Record excerpts:
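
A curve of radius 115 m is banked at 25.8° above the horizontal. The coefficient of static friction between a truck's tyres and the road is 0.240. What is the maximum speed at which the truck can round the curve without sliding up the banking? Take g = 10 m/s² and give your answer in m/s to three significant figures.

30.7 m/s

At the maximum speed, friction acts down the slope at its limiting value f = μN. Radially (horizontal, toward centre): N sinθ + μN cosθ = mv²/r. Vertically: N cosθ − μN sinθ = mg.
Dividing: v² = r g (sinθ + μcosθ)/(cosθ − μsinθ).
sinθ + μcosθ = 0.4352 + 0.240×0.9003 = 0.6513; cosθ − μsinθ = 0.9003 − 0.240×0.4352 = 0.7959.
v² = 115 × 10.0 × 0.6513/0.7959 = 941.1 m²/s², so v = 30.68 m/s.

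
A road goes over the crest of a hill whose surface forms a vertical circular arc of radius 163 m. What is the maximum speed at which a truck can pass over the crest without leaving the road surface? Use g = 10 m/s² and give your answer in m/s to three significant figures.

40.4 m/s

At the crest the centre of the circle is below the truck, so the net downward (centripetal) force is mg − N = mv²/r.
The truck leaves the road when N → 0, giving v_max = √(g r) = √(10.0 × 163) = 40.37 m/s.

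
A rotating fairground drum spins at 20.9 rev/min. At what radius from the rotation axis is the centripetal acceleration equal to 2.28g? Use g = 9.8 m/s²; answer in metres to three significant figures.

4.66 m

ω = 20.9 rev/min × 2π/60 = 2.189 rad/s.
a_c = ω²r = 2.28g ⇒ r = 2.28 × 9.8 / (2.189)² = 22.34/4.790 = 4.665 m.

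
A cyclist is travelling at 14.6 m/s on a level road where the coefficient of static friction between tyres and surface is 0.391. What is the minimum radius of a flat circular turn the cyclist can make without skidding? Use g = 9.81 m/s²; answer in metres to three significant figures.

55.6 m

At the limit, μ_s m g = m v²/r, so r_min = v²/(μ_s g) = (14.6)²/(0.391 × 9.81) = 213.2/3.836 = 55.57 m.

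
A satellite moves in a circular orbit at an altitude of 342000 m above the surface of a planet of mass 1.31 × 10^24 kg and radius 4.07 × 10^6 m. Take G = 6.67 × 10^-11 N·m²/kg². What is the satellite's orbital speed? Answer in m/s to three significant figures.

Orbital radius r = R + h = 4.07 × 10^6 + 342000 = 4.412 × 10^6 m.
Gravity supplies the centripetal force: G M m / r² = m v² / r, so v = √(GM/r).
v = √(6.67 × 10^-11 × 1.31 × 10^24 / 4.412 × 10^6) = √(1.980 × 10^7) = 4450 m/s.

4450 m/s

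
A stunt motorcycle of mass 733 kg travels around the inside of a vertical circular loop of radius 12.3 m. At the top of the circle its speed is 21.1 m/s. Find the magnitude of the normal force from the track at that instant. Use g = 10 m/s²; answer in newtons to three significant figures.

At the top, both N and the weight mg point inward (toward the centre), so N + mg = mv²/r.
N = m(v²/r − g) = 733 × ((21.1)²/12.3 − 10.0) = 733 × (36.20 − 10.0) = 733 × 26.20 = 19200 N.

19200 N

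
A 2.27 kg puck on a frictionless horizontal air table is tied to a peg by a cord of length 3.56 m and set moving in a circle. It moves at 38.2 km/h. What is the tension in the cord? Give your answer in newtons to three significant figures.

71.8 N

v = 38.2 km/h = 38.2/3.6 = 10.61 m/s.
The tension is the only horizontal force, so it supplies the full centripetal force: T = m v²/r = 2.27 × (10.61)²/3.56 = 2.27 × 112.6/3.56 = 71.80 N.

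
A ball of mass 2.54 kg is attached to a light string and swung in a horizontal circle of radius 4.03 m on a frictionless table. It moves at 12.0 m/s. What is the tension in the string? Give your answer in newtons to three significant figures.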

==

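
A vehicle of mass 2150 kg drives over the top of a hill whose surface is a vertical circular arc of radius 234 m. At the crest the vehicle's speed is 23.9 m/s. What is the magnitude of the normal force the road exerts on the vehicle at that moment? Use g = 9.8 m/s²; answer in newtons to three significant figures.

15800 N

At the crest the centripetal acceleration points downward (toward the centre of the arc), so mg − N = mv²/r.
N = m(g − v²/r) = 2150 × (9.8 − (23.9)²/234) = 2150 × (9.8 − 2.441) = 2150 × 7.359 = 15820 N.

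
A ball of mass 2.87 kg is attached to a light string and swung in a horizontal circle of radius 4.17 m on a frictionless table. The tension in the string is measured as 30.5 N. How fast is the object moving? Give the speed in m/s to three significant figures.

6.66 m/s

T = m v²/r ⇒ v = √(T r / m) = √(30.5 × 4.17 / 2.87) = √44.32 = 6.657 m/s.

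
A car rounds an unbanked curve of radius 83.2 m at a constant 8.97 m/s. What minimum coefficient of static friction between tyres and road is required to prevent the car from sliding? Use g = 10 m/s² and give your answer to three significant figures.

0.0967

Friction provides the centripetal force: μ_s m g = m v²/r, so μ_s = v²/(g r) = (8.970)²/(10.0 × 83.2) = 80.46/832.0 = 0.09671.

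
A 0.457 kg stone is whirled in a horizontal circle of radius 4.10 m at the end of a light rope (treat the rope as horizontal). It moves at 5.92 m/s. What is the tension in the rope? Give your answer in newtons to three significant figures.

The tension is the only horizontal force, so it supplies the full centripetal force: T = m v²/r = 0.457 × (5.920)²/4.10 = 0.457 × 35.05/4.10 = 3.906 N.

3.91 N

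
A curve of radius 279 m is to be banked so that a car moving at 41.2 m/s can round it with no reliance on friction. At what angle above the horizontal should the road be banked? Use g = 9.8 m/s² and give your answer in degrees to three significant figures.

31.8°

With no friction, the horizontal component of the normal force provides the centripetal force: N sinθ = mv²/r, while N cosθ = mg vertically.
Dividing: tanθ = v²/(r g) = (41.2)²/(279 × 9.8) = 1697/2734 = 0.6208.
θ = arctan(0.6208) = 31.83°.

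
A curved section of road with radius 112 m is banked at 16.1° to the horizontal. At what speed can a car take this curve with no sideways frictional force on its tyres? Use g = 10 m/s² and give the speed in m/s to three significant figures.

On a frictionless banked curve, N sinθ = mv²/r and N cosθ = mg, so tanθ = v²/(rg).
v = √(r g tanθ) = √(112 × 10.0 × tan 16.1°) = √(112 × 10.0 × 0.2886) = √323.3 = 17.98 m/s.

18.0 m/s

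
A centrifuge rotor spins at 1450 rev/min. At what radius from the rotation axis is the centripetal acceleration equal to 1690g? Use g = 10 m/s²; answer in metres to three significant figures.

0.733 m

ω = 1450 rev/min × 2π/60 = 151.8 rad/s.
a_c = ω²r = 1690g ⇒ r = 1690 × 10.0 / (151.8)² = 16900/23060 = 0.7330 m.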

Exercise directions: Take the lines above from the one containing "A 2.27 kg puck" to the one containing "A ball of mass 2.54" and retype them exactly, both ends included, with nothing added.

Solution for this task:
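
A 2.27 kg puck on a frictionless horizontal air table is tied to a peg by a cord of length 3.56 m and set moving in a circle. It moves at 38.2 km/h. What is the tension in the cord? Give your answer in newtons to three significant figures.

71.8 N

v = 38.2 km/h = 38.2/3.6 = 10.61 m/s.
The tension is the only horizontal force, so it supplies the full centripetal force: T = m v²/r = 2.27 × (10.61)²/3.56 = 2.27 × 112.6/3.56 = 71.80 N.

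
A ball of mass 2.54 kg is attached to a light string and swung in a horizontal circle of radius 4.03 m on a frictionless table. It moves at 12.0 m/s. What is the tension in the string? Give your answer in newtons to three significant figures.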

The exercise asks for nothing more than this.